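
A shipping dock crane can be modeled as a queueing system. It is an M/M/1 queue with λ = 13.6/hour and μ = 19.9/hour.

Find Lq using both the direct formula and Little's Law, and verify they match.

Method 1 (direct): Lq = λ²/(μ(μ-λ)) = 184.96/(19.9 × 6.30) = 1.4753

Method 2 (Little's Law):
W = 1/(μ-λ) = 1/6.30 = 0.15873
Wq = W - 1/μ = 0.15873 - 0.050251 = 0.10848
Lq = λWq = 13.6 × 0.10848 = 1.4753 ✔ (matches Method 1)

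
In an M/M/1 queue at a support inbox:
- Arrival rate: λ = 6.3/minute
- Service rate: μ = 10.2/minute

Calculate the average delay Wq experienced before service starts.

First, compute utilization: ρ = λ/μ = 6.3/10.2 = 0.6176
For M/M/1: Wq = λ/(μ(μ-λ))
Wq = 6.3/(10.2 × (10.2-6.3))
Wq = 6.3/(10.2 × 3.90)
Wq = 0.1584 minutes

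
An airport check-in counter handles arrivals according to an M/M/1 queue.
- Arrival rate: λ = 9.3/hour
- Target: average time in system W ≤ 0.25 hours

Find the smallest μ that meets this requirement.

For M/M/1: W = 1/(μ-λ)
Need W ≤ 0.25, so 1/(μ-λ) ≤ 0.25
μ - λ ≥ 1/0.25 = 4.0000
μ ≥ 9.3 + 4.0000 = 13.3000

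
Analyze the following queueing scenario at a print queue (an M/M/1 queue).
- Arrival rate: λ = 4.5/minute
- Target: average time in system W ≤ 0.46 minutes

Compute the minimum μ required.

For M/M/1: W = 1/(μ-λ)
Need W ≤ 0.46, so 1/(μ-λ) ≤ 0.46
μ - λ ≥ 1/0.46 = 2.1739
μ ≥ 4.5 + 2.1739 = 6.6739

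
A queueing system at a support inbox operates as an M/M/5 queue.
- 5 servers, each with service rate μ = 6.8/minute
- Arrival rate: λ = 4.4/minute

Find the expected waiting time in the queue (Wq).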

======

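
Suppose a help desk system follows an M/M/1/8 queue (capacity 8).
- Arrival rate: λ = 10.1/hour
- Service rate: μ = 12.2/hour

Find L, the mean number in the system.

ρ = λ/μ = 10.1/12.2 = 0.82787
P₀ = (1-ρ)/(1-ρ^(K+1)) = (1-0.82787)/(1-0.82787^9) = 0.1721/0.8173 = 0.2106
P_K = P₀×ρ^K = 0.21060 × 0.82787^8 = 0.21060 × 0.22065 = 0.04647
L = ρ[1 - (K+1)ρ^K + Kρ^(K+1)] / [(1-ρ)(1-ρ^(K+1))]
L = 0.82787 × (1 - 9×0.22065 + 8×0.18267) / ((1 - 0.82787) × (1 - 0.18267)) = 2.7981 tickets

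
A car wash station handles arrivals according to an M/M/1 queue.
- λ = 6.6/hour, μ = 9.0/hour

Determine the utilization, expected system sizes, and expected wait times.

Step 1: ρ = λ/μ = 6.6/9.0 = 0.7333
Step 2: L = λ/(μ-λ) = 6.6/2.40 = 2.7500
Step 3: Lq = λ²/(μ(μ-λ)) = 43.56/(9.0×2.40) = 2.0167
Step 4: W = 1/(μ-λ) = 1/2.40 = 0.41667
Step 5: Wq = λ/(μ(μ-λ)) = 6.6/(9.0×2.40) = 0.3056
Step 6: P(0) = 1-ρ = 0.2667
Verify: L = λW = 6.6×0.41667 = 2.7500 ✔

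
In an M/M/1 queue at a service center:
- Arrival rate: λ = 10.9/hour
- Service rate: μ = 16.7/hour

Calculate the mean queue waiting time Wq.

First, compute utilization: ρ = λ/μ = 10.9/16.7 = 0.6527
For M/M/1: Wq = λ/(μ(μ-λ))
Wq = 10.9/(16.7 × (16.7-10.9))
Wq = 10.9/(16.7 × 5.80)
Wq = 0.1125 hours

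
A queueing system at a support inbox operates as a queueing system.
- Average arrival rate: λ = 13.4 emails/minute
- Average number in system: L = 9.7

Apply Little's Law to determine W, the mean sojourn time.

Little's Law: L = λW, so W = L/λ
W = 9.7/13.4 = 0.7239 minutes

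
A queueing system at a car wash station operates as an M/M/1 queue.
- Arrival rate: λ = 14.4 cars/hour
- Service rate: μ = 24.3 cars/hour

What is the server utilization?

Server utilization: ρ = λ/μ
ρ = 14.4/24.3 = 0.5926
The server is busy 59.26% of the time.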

======

◆ **Task to complete**
Every line above with the string "handles" in it should be copied into the answer.

◆ **Task output**
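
An airport check-in counter handles arrivals according to an M/M/1 queue.
A car wash station handles arrivals according to an M/M/1 queue.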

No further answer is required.